[[ Extracted information, beginning ]]

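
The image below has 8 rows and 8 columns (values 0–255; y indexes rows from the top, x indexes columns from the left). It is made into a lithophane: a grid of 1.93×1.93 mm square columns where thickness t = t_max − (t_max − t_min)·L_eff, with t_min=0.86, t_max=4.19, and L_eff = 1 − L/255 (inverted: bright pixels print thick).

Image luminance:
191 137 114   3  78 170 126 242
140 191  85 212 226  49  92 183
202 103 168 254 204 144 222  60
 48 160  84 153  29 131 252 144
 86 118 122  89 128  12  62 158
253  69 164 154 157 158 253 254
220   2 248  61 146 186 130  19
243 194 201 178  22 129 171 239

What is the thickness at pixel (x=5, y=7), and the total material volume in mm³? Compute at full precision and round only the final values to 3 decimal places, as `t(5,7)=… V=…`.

t(5,7)=2.545 V=653.651

span = t_max - t_min = 4.19 - 0.86 = 3.330
L(5,7) = 129, L_eff = 1 - 129/255 = 0.494118 (inverted)
t(5,7) = 4.19 - 3.330·0.494118 = 2.545
Σt over all 8·8 pixels = 1491593/8500 ≈ 175.4815294
V = pitch²·Σt = 1.93²·1491593/8500 = 653.651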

[[ Extracted information, end ]]

▶ Exercise directions
In the entries above, the lines between the one holding "202 103 168" and the one holding "243 194 201", inclusive, are to be printed exactly as written, and those alone.

▶ Finished exercise
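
202 103 168 254 204 144 222  60
 48 160  84 153  29 131 252 144
 86 118 122  89 128  12  62 158
253  69 164 154 157 158 253 254
220   2 248  61 146 186 130  19
243 194 201 178  22 129 171 239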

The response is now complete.